• [EXERCISE DETAILS]: Print back every record below, exactly as it stands.

[Stored data]
══════════════════════════════

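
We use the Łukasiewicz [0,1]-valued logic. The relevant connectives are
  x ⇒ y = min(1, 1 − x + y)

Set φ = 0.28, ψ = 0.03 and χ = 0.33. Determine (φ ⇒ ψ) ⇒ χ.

0.58

φ ⇒ ψ = min(1, 1 − 0.28 + 0.03) = min(1, 0.75) = 0.75
(φ ⇒ ψ) ⇒ χ = min(1, 1 − 0.75 + 0.33) = min(1, 0.58) = 0.58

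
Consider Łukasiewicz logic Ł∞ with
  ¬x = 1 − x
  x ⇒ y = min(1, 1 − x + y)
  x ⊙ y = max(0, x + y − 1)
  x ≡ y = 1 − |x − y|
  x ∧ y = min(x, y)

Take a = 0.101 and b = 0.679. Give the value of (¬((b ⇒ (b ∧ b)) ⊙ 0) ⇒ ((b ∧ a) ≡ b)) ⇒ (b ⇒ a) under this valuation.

b ∧ b = min(0.679, 0.679) = 0.679
b ⇒ (b ∧ b) = min(1, 1 − 0.679 + 0.679) = min(1, 1.000) = 1.000
(b ⇒ (b ∧ b)) ⊙ 0 = max(0, 1.000 + 0.000 − 1) = max(0, 0.000) = 0.000
¬((b ⇒ (b ∧ b)) ⊙ 0) = 1 − 0.000 = 1.000
b ∧ a = min(0.679, 0.101) = 0.101
(b ∧ a) ≡ b = 1 − |0.101 − 0.679| = 1 − 0.578 = 0.422
¬((b ⇒ (b ∧ b)) ⊙ 0) ⇒ ((b ∧ a) ≡ b) = min(1, 1 − 1.000 + 0.422) = min(1, 0.422) = 0.422
b ⇒ a = min(1, 1 − 0.679 + 0.101) = min(1, 0.422) = 0.422
(¬((b ⇒ (b ∧ b)) ⊙ 0) ⇒ ((b ∧ a) ≡ b)) ⇒ (b ⇒ a) = min(1, 1 − 0.422 + 0.422) = min(1, 1.000) = 1.000

1.000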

══════════════════════════════

• [WRITTEN REPLY]:
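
We use the Łukasiewicz [0,1]-valued logic. The relevant connectives are
  x ⇒ y = min(1, 1 − x + y)

Set φ = 0.28, ψ = 0.03 and χ = 0.33. Determine (φ ⇒ ψ) ⇒ χ.

0.58

φ ⇒ ψ = min(1, 1 − 0.28 + 0.03) = min(1, 0.75) = 0.75
(φ ⇒ ψ) ⇒ χ = min(1, 1 − 0.75 + 0.33) = min(1, 0.58) = 0.58

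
Consider Łukasiewicz logic Ł∞ with
  ¬x = 1 − x
  x ⇒ y = min(1, 1 − x + y)
  x ⊙ y = max(0, x + y − 1)
  x ≡ y = 1 − |x − y|
  x ∧ y = min(x, y)

Take a = 0.101 and b = 0.679. Give the value of (¬((b ⇒ (b ∧ b)) ⊙ 0) ⇒ ((b ∧ a) ≡ b)) ⇒ (b ⇒ a) under this valuation.

b ∧ b = min(0.679, 0.679) = 0.679
b ⇒ (b ∧ b) = min(1, 1 − 0.679 + 0.679) = min(1, 1.000) = 1.000
(b ⇒ (b ∧ b)) ⊙ 0 = max(0, 1.000 + 0.000 − 1) = max(0, 0.000) = 0.000
¬((b ⇒ (b ∧ b)) ⊙ 0) = 1 − 0.000 = 1.000
b ∧ a = min(0.679, 0.101) = 0.101
(b ∧ a) ≡ b = 1 − |0.101 − 0.679| = 1 − 0.578 = 0.422
¬((b ⇒ (b ∧ b)) ⊙ 0) ⇒ ((b ∧ a) ≡ b) = min(1, 1 − 1.000 + 0.422) = min(1, 0.422) = 0.422
b ⇒ a = min(1, 1 − 0.679 + 0.101) = min(1, 0.422) = 0.422
(¬((b ⇒ (b ∧ b)) ⊙ 0) ⇒ ((b ∧ a) ≡ b)) ⇒ (b ⇒ a) = min(1, 1 − 0.422 + 0.422) = min(1, 1.000) = 1.000

1.000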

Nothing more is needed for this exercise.